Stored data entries
== Segment start ==

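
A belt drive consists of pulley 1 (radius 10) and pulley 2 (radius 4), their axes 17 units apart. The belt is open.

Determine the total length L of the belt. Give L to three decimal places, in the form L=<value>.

open belt: β = asin((r2−r1)/C) = asin(-6/17) = -20.6673°
wrap1 = π − 2β = 221.3346°
wrap2 = π + 2β = 138.6654°
tangent length = C·cosβ = 15.9060
L = r1·wrap1 + r2·wrap2 + 2·C·cosβ = 10·3.8630 + 4·2.4202 + 2·15.9060 = 80.1228

L=80.123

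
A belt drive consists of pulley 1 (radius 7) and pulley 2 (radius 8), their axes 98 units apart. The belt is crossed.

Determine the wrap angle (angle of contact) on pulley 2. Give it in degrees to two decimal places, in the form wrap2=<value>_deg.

wrap2=197.61_deg

crossed belt: β = asin((r1+r2)/C) = asin(15/98) = 8.8044°
wrap1 = wrap2 = π + 2β = 197.6087°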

== Segment end ==

§ WORK ORDER
Having read the entries above, repeat them exactly.

§ TASK SOLUTION
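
A belt drive consists of pulley 1 (radius 10) and pulley 2 (radius 4), their axes 17 units apart. The belt is open.

Determine the total length L of the belt. Give L to three decimal places, in the form L=<value>.

open belt: β = asin((r2−r1)/C) = asin(-6/17) = -20.6673°
wrap1 = π − 2β = 221.3346°
wrap2 = π + 2β = 138.6654°
tangent length = C·cosβ = 15.9060
L = r1·wrap1 + r2·wrap2 + 2·C·cosβ = 10·3.8630 + 4·2.4202 + 2·15.9060 = 80.1228

L=80.123

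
A belt drive consists of pulley 1 (radius 7) and pulley 2 (radius 8), their axes 98 units apart. The belt is crossed.

Determine the wrap angle (angle of contact) on pulley 2. Give it in degrees to two decimal places, in the form wrap2=<value>_deg.

wrap2=197.61_deg

crossed belt: β = asin((r1+r2)/C) = asin(15/98) = 8.8044°
wrap1 = wrap2 = π + 2β = 197.6087°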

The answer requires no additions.